Beginning with the first line, please return the entries exactly through the line that contains "0010101011110001001000100010111101011", and leave out all later lines.

Saved entries

Segment Open

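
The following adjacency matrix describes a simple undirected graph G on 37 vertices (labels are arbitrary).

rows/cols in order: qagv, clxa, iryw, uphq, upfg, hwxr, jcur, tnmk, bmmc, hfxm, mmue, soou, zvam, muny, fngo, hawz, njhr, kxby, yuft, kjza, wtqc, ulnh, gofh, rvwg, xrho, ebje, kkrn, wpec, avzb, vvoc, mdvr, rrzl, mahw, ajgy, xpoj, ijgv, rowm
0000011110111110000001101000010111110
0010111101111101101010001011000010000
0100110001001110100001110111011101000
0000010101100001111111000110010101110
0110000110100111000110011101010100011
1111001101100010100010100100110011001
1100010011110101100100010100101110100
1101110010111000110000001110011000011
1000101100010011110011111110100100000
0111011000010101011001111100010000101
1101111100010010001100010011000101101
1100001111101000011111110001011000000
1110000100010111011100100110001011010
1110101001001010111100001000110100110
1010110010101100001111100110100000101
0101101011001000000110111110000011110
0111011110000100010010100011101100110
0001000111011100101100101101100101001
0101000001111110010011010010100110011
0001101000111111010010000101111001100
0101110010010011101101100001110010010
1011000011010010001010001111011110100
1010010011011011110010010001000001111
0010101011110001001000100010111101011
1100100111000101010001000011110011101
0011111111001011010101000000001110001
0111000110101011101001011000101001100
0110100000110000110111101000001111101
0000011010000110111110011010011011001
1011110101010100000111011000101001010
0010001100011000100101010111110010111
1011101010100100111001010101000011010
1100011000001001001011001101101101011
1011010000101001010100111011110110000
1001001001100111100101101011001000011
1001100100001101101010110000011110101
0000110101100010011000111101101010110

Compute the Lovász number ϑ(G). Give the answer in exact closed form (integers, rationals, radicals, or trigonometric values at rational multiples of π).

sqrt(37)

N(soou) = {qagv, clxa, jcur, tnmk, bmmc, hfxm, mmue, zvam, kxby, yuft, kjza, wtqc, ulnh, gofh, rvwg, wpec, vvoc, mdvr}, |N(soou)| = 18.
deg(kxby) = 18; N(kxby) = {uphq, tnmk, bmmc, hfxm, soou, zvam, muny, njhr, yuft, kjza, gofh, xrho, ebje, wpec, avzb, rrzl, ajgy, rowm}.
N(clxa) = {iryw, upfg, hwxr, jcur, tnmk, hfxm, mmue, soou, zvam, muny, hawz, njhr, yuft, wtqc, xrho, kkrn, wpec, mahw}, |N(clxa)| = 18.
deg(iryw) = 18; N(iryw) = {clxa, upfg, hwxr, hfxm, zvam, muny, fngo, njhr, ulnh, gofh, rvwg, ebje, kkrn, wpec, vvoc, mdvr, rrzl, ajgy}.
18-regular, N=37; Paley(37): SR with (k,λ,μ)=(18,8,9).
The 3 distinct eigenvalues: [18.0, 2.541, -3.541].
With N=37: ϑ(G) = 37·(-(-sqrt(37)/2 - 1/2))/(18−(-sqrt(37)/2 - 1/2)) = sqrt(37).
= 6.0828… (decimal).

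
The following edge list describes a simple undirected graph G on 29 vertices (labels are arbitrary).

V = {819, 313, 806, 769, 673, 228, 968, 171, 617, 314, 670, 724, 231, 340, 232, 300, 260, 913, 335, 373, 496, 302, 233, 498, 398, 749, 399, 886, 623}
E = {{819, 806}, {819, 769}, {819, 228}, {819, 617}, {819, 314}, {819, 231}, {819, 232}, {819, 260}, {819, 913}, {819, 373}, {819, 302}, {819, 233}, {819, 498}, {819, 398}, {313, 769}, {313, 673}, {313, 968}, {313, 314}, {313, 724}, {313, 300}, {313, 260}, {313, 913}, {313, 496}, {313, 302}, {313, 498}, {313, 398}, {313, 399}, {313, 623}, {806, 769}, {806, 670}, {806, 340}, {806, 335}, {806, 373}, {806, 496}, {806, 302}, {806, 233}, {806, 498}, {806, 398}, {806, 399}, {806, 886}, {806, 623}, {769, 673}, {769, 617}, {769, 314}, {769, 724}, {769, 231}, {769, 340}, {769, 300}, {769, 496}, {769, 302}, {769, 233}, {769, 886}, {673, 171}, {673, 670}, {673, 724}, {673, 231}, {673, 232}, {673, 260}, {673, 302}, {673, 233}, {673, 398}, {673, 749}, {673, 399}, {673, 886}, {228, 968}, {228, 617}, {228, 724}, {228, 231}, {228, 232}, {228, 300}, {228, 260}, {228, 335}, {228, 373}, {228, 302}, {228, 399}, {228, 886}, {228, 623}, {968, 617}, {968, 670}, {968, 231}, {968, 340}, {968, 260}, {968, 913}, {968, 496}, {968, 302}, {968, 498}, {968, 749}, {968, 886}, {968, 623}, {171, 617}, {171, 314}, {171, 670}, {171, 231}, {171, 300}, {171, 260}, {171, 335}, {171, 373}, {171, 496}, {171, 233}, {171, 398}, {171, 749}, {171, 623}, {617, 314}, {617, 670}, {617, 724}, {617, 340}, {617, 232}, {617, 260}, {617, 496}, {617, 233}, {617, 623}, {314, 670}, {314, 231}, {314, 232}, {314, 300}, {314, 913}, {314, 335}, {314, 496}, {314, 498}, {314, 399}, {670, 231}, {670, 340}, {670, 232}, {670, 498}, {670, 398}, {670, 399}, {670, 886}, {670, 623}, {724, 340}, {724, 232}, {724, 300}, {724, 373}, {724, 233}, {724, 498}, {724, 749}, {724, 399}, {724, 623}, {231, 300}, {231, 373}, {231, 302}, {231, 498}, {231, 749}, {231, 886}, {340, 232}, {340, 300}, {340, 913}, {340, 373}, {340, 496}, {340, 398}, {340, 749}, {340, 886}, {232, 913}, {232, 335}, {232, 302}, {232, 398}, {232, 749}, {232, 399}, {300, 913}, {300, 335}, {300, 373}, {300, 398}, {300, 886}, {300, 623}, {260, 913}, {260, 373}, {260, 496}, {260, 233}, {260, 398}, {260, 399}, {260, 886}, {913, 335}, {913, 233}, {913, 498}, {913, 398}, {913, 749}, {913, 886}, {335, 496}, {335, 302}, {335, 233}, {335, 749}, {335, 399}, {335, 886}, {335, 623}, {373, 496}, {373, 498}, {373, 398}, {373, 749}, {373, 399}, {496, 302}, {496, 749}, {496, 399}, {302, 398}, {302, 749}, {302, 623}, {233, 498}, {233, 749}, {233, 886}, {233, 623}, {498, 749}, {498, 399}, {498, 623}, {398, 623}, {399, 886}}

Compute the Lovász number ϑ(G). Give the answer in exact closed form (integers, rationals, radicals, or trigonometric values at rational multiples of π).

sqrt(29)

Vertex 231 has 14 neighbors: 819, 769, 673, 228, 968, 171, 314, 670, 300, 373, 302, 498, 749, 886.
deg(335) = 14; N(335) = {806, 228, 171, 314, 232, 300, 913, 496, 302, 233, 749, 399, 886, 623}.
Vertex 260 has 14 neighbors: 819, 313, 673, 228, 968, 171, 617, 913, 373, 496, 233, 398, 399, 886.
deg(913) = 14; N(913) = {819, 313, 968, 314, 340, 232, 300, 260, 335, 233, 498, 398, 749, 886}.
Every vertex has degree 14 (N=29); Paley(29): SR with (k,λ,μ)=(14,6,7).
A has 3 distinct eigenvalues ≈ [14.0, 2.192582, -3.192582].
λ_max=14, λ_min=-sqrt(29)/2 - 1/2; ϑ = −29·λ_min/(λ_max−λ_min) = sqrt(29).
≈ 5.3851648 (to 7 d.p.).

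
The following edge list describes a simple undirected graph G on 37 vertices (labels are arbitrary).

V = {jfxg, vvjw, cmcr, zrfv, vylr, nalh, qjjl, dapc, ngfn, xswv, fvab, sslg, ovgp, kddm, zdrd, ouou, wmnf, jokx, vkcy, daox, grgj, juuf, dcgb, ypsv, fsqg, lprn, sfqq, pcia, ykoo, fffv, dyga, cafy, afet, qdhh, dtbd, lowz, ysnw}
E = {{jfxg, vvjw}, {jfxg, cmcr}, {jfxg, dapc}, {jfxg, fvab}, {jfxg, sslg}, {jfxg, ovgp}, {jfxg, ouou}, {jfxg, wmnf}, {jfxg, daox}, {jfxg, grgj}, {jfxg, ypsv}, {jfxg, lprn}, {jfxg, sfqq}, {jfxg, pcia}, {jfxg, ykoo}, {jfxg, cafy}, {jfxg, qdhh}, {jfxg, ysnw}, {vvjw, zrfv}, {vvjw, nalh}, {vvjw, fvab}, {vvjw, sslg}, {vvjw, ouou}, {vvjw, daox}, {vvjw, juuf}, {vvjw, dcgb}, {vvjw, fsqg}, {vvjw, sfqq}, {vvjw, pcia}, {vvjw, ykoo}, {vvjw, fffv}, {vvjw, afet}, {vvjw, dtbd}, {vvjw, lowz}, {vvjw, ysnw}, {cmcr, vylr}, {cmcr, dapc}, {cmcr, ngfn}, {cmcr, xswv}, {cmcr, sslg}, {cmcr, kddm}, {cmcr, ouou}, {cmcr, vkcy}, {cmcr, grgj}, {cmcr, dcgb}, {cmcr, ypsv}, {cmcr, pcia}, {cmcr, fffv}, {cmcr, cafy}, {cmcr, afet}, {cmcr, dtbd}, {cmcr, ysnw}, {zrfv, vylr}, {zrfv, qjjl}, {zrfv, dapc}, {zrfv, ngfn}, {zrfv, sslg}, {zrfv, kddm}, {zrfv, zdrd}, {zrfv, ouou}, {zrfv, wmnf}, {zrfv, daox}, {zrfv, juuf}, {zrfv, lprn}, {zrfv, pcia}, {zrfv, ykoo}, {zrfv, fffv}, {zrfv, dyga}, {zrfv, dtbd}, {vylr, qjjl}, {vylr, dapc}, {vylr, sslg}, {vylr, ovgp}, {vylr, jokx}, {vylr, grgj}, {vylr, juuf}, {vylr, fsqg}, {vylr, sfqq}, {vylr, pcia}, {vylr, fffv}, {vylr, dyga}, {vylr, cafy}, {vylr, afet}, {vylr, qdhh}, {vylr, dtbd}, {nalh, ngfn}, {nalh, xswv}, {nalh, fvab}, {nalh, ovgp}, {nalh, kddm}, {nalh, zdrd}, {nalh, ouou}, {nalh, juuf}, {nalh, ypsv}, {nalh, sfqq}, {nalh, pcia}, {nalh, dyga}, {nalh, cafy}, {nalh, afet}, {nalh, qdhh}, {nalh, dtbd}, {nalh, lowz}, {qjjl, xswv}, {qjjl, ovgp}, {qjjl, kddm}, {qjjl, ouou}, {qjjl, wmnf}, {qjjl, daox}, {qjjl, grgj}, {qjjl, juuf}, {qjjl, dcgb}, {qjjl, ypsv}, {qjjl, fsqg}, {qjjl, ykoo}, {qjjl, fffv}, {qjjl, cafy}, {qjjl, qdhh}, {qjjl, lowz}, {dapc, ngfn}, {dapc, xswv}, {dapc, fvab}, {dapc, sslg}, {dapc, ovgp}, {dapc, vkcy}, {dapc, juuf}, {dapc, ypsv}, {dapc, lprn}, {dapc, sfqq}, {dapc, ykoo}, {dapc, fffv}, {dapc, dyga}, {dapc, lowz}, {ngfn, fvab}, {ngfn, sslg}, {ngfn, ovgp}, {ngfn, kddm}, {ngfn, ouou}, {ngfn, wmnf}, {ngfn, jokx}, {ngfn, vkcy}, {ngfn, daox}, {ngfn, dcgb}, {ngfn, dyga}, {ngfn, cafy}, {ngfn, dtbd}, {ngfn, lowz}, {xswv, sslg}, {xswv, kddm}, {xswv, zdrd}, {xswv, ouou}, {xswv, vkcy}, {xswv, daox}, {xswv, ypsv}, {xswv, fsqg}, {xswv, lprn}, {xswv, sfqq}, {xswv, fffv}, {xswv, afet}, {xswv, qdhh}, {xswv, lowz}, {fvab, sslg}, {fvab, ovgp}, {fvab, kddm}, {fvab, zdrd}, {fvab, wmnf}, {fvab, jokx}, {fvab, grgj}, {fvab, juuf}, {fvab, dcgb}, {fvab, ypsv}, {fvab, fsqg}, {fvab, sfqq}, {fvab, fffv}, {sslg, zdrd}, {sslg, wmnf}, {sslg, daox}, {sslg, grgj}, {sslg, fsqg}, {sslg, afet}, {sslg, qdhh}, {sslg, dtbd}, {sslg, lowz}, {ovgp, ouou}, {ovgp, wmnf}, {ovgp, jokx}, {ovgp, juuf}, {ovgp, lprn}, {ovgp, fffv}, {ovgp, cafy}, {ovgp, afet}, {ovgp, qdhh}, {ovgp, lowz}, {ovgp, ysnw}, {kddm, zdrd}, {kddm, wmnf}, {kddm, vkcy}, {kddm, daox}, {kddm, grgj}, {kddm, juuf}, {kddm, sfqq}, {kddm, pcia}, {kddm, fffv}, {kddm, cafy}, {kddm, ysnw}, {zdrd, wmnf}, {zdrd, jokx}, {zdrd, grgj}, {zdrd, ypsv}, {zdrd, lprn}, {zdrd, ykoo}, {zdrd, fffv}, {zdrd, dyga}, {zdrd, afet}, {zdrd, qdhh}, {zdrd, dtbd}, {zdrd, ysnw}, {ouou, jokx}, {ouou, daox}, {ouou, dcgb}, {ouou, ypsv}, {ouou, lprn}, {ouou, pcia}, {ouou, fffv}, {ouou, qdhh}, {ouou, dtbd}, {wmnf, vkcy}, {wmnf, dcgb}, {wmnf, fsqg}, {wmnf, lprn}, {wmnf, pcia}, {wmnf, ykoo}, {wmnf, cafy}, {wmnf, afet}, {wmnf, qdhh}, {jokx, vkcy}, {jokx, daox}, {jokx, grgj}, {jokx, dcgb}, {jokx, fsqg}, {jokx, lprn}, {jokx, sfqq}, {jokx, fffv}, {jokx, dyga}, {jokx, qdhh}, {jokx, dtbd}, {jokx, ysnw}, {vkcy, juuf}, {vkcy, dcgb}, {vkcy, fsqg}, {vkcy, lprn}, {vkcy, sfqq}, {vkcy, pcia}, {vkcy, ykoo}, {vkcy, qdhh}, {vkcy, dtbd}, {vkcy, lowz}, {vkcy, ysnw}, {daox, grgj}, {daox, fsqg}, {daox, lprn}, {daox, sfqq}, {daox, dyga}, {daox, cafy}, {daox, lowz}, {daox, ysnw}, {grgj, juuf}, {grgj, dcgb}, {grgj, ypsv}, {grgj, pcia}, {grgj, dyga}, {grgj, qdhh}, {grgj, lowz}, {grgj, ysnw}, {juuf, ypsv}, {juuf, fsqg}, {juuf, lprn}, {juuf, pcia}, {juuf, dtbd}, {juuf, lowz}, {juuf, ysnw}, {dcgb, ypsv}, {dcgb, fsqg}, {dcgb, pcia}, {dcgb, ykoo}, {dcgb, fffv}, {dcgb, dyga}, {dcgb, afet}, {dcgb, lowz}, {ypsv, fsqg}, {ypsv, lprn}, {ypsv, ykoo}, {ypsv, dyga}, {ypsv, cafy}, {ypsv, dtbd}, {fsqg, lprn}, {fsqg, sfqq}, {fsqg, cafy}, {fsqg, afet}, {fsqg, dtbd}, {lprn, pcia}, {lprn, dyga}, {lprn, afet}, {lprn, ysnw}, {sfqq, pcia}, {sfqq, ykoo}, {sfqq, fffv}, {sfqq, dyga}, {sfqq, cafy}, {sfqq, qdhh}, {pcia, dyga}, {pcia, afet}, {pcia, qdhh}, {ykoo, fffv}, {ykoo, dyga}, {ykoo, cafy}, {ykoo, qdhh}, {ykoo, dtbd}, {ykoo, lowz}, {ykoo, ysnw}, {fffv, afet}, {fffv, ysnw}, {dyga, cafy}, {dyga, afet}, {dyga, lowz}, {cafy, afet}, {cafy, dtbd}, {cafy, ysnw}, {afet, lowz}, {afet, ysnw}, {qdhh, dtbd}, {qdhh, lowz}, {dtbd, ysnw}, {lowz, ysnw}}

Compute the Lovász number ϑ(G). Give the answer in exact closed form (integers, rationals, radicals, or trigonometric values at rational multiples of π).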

Segment Closed

Expected answer:
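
The following adjacency matrix describes a simple undirected graph G on 37 vertices (labels are arbitrary).

rows/cols in order: qagv, clxa, iryw, uphq, upfg, hwxr, jcur, tnmk, bmmc, hfxm, mmue, soou, zvam, muny, fngo, hawz, njhr, kxby, yuft, kjza, wtqc, ulnh, gofh, rvwg, xrho, ebje, kkrn, wpec, avzb, vvoc, mdvr, rrzl, mahw, ajgy, xpoj, ijgv, rowm
0000011110111110000001101000010111110
0010111101111101101010001011000010000
0100110001001110100001110111011101000
0000010101100001111111000110010101110
0110000110100111000110011101010100011
1111001101100010100010100100110011001
1100010011110101100100010100101110100
1101110010111000110000001110011000011
1000101100010011110011111110100100000
0111011000010101011001111100010000101
1101111100010010001100010011000101101
1100001111101000011111110001011000000
1110000100010111011100100110001011010
1110101001001010111100001000110100110
1010110010101100001111100110100000101
0101101011001000000110111110000011110
0111011110000100010010100011101100110
0001000111011100101100101101100101001
0101000001111110010011010010100110011
0001101000111111010010000101111001100
0101110010010011101101100001110010010
1011000011010010001010001111011110100
1010010011011011110010010001000001111
0010101011110001001000100010111101011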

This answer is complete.